Among the records below, find the line that has "Give the correct plural form of 'glass'."; from there, give the lines again exactly, and stop after the line that has "Quick question: What is the maximum".

--- Supplied data Enclosed Below ---

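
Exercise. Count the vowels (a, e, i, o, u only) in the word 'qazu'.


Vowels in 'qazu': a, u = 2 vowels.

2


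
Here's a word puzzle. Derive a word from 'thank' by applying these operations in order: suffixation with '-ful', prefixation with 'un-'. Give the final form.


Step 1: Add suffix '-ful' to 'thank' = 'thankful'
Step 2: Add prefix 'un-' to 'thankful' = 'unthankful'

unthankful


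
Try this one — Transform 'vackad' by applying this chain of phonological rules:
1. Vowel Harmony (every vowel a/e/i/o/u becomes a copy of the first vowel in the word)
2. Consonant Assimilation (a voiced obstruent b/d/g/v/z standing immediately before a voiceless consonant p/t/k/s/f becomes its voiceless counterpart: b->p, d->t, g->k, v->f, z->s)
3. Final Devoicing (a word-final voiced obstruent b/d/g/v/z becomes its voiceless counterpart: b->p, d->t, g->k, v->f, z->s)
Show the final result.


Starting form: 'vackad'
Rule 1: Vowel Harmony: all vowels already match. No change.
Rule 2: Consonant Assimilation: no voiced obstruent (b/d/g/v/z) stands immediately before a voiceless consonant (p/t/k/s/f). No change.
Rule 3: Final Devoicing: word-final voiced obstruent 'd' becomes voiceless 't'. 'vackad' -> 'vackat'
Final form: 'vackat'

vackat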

--- End of Enclosed Supplied data ---
--- Supplied data Enclosed Below ---

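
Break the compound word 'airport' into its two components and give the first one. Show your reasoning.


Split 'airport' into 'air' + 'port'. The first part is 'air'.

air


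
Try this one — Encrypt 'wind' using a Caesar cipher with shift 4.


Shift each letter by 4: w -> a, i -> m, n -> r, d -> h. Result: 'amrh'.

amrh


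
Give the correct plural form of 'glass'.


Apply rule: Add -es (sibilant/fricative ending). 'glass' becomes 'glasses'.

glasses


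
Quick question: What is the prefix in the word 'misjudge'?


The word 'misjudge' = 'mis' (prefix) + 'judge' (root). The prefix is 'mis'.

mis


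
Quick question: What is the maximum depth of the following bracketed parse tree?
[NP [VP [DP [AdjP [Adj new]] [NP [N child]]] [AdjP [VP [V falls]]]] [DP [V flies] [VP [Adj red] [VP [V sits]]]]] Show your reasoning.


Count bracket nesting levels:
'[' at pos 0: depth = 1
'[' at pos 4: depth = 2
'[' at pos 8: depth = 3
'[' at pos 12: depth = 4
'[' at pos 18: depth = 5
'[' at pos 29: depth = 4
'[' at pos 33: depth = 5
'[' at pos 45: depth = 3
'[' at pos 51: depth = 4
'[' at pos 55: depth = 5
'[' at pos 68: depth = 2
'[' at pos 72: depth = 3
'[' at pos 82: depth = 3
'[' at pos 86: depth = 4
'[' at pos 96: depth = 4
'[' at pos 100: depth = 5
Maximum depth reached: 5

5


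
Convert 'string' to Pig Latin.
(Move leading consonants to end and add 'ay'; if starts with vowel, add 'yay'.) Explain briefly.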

--- End of Enclosed Supplied data ---

Exercise result:
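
Give the correct plural form of 'glass'.


Apply rule: Add -es (sibilant/fricative ending). 'glass' becomes 'glasses'.

glasses


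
Quick question: What is the prefix in the word 'misjudge'?


The word 'misjudge' = 'mis' (prefix) + 'judge' (root). The prefix is 'mis'.

mis


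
Quick question: What is the maximum depth of the following bracketed parse tree?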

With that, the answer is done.